══ DATASET ENTRIES ══

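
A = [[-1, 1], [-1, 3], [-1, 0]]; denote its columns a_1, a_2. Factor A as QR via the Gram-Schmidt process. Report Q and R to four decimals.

Q = [[-0.5774, -0.1543], [-0.5774, 0.7715], [-0.5774, -0.6172]], R = [[1.7321, -2.3094], [0.0000, 2.1602]]

e_1 = a_1/‖a_1‖ = (-1, -1, -1)/1.7321 = (-0.5774, -0.5774, -0.5774).
r_{12} = e_1·a_2 = -2.3094.
u_2 = a_2 + 2.3094·e_1 = (-0.3333, 1.6667, -1.3333).
‖u_2‖ = 2.1602, so e_2 = (-0.1543, 0.7715, -0.6172).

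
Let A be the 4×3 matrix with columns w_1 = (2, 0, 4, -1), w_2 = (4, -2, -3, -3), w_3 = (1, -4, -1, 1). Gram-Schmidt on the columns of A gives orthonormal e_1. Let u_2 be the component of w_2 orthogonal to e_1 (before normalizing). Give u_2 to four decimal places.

u_2 = (4.0952, -2.0000, -2.8095, -3.0476)

w_1 = (2, 0, 4, -1); ‖w_1‖ = 4.5826, so e_1 = (0.4364, 0.0000, 0.8729, -0.2182).
e_1·w_2 = 0.4364·4 + 0.0000·(-2) + 0.8729·(-3) + (-0.2182)·(-3) = -0.2182.
u_2 = w_2 + 0.2182·e_1 = (4.0952, -2.0000, -2.8095, -3.0476).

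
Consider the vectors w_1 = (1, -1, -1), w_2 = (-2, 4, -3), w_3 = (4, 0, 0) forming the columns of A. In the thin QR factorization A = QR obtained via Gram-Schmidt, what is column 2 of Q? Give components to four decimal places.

e_2 = (-0.1961, 0.5883, -0.7845)

e_1 = w_1/‖w_1‖ = (1, -1, -1)/1.7321 = (0.5774, -0.5774, -0.5774).
r_{12} = e_1·w_2 = -1.7321.
u_2 = w_2 + 1.7321·e_1 = (-1.0000, 3.0000, -4.0000).
‖u_2‖ = 5.0990, so e_2 = (-0.1961, 0.5883, -0.7845).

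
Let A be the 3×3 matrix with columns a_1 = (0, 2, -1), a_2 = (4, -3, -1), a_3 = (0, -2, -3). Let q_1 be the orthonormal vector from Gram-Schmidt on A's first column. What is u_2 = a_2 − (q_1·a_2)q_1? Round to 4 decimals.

a_1 = (0, 2, -1); ‖a_1‖ = 2.2361, so q_1 = (0.0000, 0.8944, -0.4472).
q_1·a_2 = 0.0000·4 + 0.8944·(-3) + (-0.4472)·(-1) = -2.2361.
u_2 = a_2 + 2.2361·q_1 = (4.0000, -1.0000, -2.0000).

u_2 = (4.0000, -1.0000, -2.0000)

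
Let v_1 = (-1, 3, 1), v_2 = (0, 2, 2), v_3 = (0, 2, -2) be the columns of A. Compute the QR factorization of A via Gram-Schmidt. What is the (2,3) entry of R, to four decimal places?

v_1 = (-1, 3, 1); ‖v_1‖ = 3.3166, so q_1 = (-0.3015, 0.9045, 0.3015).
q_1·v_2 = (-0.3015)·0 + 0.9045·2 + 0.3015·2 = 2.4121.
u_2 = v_2 − 2.4121·q_1 = (0.7273, -0.1818, 1.2727).
‖u_2‖ = 1.4771, so q_2 = (0.4924, -0.1231, 0.8616).
r_{23} = q_2·v_3 = -1.9695.

r_{23} = -1.9695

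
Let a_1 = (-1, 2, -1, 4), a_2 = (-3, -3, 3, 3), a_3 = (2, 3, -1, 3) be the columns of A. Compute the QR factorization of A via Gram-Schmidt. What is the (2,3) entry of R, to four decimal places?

a_1 = (-1, 2, -1, 4); ‖a_1‖ = 4.6904, so e_1 = (-0.2132, 0.4264, -0.2132, 0.8528).
e_1·a_2 = (-0.2132)·(-3) + 0.4264·(-3) + (-0.2132)·3 + 0.8528·3 = 1.2792.
u_2 = a_2 − 1.2792·e_1 = (-2.7273, -3.5455, 3.2727, 1.9091).
‖u_2‖ = 5.8621, so e_2 = (-0.4652, -0.6048, 0.5583, 0.3257).
r_{23} = e_2·a_3 = -2.3262.

r_{23} = -2.3262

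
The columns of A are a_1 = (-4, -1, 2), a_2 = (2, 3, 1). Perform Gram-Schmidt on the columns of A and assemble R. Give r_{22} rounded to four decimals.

r_{22} = 3.1848

a_1 = (-4, -1, 2); ‖a_1‖ = 4.5826, so q_1 = (-0.8729, -0.2182, 0.4364).
q_1·a_2 = (-0.8729)·2 + (-0.2182)·3 + 0.4364·1 = -1.9640.
u_2 = a_2 + 1.9640·q_1 = (0.2857, 2.5714, 1.8571).
r_{22} = ‖u_2‖ = 3.1848.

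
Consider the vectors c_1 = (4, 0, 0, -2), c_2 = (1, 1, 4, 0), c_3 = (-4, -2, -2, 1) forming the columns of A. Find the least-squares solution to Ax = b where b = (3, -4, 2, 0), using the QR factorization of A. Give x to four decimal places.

x = (2.2778, 1.6111, 2.2222)

c_1 = (4, 0, 0, -2); ‖c_1‖ = 4.4721, so q_1 = (0.8944, 0.0000, 0.0000, -0.4472).
q_1·c_2 = 0.8944·1 + 0.0000·1 + 0.0000·4 + (-0.4472)·0 = 0.8944.
u_2 = c_2 − 0.8944·q_1 = (0.2000, 1.0000, 4.0000, 0.4000).
‖u_2‖ = 4.1473, so q_2 = (0.0482, 0.2411, 0.9645, 0.0964).
q_1·c_3 = 0.8944·(-4) + 0.0000·(-2) + 0.0000·(-2) + (-0.4472)·1 = -4.0249; q_2·c_3 = 0.0482·(-4) + 0.2411·(-2) + 0.9645·(-2) + 0.0964·1 = -2.5077.
u_3 = c_3 + 4.0249·q_1 + 2.5077·q_2 = (-0.2791, -1.3953, 0.4186, -0.5581).
‖u_3‖ = 1.5848, so q_3 = (-0.1761, -0.8805, 0.2641, -0.3522).
Qᵀb = (2.6833, 1.1092, 3.5218).
Back-substitute: x_3 = 3.5218/1.5848 = 2.2222.
x_2 = (1.1092 + 2.5077·2.2222)/4.1473 = 1.6111.
x_1 = (2.6833 − 0.8944·1.6111 + 4.0249·2.2222)/4.4721 = 2.2778.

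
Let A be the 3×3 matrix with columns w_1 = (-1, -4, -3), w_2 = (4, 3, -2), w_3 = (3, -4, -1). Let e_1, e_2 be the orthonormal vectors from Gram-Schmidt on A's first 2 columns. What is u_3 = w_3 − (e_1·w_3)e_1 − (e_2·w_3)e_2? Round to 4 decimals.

u_3 = (2.4434, -2.0122, 1.8685)

w_1 = (-1, -4, -3); ‖w_1‖ = 5.0990, so e_1 = (-0.1961, -0.7845, -0.5883).
e_1·w_2 = (-0.1961)·4 + (-0.7845)·3 + (-0.5883)·(-2) = -1.9612.
u_2 = w_2 + 1.9612·e_1 = (3.6154, 1.4615, -3.1538).
‖u_2‖ = 5.0154, so e_2 = (0.7209, 0.2914, -0.6288).
e_1·w_3 = (-0.1961)·3 + (-0.7845)·(-4) + (-0.5883)·(-1) = 3.1379; e_2·w_3 = 0.7209·3 + 0.2914·(-4) + (-0.6288)·(-1) = 1.6258.
u_3 = w_3 − 3.1379·e_1 − 1.6258·e_2 = (2.4434, -2.0122, 1.8685).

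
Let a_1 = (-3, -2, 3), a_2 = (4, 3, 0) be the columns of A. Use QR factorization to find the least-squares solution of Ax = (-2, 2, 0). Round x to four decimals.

a_1 = (-3, -2, 3); ‖a_1‖ = 4.6904, so q_1 = (-0.6396, -0.4264, 0.6396).
q_1·a_2 = (-0.6396)·4 + (-0.4264)·3 + 0.6396·0 = -3.8376.
u_2 = a_2 + 3.8376·q_1 = (1.5455, 1.3636, 2.4545).
‖u_2‖ = 3.2051, so q_2 = (0.4822, 0.4255, 0.7658).
Qᵀb = (0.4264, -0.1135).
Back-substitute: x_2 = -0.1135/3.2051 = -0.0354.
x_1 = (0.4264 + 3.8376·(-0.0354))/4.6904 = 0.0619.

x = (0.0619, -0.0354)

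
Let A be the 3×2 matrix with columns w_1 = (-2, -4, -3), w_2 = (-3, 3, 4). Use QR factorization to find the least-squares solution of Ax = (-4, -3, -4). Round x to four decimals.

e_1 = w_1/‖w_1‖ = (-2, -4, -3)/5.3852 = (-0.3714, -0.7428, -0.5571).
r_{12} = e_1·w_2 = -3.3425.
u_2 = w_2 + 3.3425·e_1 = (-4.2414, 0.5172, 2.1379).
‖u_2‖ = 4.7778, so e_2 = (-0.8877, 0.1083, 0.4475).
Qᵀb = (5.9423, 1.4362).
Back-substitute: x_2 = 1.4362/4.7778 = 0.3006.
x_1 = (5.9423 + 3.3425·0.3006)/5.3852 = 1.2900.

x = (1.2900, 0.3006)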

═══

- [TASK DESCRIPTION]
Return only what runs from the line containing "Let A be the 3×2" to the last line of the records above, both ends included, exactly as written.

- [REPLY]
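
Let A be the 3×2 matrix with columns w_1 = (-2, -4, -3), w_2 = (-3, 3, 4). Use QR factorization to find the least-squares solution of Ax = (-4, -3, -4). Round x to four decimals.

e_1 = w_1/‖w_1‖ = (-2, -4, -3)/5.3852 = (-0.3714, -0.7428, -0.5571).
r_{12} = e_1·w_2 = -3.3425.
u_2 = w_2 + 3.3425·e_1 = (-4.2414, 0.5172, 2.1379).
‖u_2‖ = 4.7778, so e_2 = (-0.8877, 0.1083, 0.4475).
Qᵀb = (5.9423, 1.4362).
Back-substitute: x_2 = 1.4362/4.7778 = 0.3006.
x_1 = (5.9423 + 3.3425·0.3006)/5.3852 = 1.2900.

x = (1.2900, 0.3006)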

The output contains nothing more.